--- The data Enclosed Below ---
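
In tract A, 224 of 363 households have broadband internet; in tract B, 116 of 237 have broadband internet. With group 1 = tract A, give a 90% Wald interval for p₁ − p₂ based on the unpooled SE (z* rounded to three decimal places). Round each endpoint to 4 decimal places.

(0.0597, 0.1956)

p̂₁ = 224/363 = 0.61708, p̂₂ = 116/237 = 0.48945; p̂₁ − p̂₂ = 0.12763.
SE = √(0.000650943 + 0.001054383) = √0.001705326 = 0.041296.
For 90% confidence, z* = 1.645. Margin of error = 0.06793.
CI: 0.12763 ± 0.06793 = (0.0597, 0.1956).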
--- End of Enclosed The data ---
- [Exercise goal] Every line of the listing above is to be set down again without any change.

- [Expected output]
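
In tract A, 224 of 363 households have broadband internet; in tract B, 116 of 237 have broadband internet. With group 1 = tract A, give a 90% Wald interval for p₁ − p₂ based on the unpooled SE (z* rounded to three decimal places). Round each endpoint to 4 decimal places.

(0.0597, 0.1956)

p̂₁ = 224/363 = 0.61708, p̂₂ = 116/237 = 0.48945; p̂₁ − p̂₂ = 0.12763.
SE = √(0.000650943 + 0.001054383) = √0.001705326 = 0.041296.
For 90% confidence, z* = 1.645. Margin of error = 0.06793.
CI: 0.12763 ± 0.06793 = (0.0597, 0.1956).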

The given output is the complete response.